_Problem requirements_: Each line below that contains the word "Which" must be copied.

_Exercise materials_:
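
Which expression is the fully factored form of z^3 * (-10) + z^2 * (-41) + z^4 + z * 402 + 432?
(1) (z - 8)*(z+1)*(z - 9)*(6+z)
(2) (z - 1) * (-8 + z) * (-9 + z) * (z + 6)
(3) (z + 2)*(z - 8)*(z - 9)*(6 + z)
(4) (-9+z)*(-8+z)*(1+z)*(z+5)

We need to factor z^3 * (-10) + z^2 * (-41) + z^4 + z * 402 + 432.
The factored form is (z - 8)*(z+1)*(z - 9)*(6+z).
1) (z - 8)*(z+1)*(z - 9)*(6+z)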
* * *
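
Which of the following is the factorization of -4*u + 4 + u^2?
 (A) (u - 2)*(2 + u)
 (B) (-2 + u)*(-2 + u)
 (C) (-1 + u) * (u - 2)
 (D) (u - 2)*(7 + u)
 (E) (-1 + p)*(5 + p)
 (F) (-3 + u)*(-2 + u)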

_Answer for this exercise_:
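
Which expression is the fully factored form of z^3 * (-10) + z^2 * (-41) + z^4 + z * 402 + 432?
Which of the following is the factorization of -4*u + 4 + u^2?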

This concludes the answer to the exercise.